[Dataset entries]
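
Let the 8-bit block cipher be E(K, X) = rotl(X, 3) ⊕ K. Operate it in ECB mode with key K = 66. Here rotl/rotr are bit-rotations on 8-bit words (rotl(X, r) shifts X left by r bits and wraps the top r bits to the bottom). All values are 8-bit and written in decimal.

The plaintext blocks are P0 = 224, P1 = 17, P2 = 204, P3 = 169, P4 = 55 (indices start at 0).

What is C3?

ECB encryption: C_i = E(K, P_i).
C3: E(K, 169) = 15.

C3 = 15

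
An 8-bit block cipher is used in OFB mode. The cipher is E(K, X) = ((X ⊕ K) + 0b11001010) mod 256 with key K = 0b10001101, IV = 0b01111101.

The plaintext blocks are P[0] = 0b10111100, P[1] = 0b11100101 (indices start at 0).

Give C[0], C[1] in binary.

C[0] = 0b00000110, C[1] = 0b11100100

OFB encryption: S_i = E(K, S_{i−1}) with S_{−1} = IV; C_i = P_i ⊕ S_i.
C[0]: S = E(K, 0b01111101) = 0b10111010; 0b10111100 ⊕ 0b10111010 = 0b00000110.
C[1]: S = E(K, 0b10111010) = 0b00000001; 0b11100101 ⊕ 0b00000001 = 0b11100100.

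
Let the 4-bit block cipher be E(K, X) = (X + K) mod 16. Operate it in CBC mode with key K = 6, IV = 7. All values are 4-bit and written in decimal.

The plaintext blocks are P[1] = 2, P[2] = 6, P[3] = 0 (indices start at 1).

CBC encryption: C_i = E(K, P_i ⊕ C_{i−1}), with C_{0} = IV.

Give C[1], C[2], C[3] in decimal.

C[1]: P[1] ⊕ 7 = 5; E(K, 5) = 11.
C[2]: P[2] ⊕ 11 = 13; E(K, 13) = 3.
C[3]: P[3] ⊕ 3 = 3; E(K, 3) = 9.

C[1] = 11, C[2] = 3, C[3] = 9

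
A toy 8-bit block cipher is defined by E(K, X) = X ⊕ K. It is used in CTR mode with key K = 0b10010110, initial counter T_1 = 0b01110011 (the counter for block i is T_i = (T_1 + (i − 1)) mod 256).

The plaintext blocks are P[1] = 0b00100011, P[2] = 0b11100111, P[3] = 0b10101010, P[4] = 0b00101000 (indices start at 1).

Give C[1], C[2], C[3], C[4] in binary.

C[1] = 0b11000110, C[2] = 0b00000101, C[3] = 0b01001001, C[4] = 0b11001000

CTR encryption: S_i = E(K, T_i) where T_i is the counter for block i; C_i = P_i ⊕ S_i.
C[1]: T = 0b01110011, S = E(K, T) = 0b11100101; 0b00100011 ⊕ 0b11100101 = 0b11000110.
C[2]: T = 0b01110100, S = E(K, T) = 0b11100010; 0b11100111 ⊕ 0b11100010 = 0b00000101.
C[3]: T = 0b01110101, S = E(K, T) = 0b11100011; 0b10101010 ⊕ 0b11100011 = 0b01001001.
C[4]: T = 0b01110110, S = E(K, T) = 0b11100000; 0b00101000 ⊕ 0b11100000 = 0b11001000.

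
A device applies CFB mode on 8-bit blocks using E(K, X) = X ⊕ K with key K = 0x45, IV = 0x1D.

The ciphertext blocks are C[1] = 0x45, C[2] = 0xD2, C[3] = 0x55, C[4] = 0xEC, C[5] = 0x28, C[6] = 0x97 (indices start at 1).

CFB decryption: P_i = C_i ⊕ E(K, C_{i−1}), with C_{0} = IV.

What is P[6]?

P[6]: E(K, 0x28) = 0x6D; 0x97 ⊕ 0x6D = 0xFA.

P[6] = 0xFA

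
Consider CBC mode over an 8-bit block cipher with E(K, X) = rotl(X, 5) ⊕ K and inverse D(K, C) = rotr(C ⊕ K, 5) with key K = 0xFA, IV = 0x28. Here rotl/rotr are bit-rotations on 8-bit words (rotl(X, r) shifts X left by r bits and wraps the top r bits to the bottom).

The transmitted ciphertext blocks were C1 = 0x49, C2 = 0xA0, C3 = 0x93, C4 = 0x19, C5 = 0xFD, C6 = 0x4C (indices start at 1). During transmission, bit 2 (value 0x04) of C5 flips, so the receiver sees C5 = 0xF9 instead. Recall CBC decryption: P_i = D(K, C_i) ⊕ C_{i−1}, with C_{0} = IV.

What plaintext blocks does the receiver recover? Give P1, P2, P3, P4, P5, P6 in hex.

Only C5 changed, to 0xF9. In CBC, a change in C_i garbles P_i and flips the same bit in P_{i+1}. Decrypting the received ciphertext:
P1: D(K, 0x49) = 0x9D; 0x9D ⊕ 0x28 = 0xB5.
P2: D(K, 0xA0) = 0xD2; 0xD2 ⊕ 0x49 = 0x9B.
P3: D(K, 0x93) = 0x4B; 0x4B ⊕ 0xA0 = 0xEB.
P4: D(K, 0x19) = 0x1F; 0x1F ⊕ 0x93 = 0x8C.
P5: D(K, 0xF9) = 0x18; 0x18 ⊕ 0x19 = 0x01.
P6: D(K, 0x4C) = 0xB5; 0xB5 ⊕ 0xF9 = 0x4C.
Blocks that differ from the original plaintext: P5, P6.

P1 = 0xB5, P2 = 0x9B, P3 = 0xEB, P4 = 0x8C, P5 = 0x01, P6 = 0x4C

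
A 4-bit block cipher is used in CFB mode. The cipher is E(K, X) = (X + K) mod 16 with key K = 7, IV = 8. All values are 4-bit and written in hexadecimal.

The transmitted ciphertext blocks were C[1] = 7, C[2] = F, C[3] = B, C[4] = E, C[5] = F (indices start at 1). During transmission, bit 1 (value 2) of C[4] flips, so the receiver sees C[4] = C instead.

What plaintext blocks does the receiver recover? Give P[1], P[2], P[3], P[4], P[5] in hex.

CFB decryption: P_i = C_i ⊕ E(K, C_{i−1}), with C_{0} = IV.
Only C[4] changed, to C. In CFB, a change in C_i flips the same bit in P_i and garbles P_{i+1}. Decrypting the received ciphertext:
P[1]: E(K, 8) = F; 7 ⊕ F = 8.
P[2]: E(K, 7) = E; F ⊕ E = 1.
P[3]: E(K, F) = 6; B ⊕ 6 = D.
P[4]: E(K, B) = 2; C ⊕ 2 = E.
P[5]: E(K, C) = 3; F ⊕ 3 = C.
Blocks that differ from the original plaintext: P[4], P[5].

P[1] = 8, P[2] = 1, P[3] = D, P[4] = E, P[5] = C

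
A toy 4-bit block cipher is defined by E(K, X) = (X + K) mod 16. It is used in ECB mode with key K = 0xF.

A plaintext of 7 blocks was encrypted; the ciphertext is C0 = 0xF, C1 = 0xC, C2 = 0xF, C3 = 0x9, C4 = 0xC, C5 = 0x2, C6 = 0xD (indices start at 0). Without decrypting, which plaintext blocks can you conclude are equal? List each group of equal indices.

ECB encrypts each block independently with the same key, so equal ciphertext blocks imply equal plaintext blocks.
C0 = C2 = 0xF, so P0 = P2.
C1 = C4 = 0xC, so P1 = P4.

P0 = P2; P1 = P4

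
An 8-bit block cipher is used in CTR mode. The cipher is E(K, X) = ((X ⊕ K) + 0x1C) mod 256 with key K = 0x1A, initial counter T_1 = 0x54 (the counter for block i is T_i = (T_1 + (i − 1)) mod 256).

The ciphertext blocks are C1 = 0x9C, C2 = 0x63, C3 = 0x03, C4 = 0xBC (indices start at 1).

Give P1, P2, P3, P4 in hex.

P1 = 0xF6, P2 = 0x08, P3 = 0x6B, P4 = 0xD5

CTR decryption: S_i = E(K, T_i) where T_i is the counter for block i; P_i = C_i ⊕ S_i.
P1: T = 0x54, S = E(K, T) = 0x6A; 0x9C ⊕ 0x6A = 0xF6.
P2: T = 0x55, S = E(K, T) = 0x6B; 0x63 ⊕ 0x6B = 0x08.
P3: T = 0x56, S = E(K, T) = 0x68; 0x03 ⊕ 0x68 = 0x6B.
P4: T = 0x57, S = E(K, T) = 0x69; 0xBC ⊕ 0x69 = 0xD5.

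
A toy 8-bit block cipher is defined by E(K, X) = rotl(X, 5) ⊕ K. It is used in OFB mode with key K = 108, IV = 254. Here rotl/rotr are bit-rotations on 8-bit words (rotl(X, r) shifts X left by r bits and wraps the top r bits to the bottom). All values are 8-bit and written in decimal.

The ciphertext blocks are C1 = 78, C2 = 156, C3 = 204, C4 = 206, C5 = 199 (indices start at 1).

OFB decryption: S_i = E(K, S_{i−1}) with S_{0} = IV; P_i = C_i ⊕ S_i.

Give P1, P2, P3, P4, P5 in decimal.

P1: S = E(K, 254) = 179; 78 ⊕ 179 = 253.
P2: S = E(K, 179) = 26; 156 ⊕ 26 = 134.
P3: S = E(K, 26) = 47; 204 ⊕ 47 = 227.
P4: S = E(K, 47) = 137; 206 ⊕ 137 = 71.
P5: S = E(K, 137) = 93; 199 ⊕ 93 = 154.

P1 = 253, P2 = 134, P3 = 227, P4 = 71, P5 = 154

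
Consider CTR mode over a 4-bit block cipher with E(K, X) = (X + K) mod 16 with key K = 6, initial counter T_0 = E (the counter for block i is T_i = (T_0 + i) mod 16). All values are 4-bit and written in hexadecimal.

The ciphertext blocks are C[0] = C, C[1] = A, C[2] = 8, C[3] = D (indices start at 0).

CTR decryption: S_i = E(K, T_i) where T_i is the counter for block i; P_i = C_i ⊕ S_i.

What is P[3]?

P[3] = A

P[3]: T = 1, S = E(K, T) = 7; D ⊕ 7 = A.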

## Task objective
The required answer is a single number: the count of lines in the entries that hold the string "words".

## Reply
3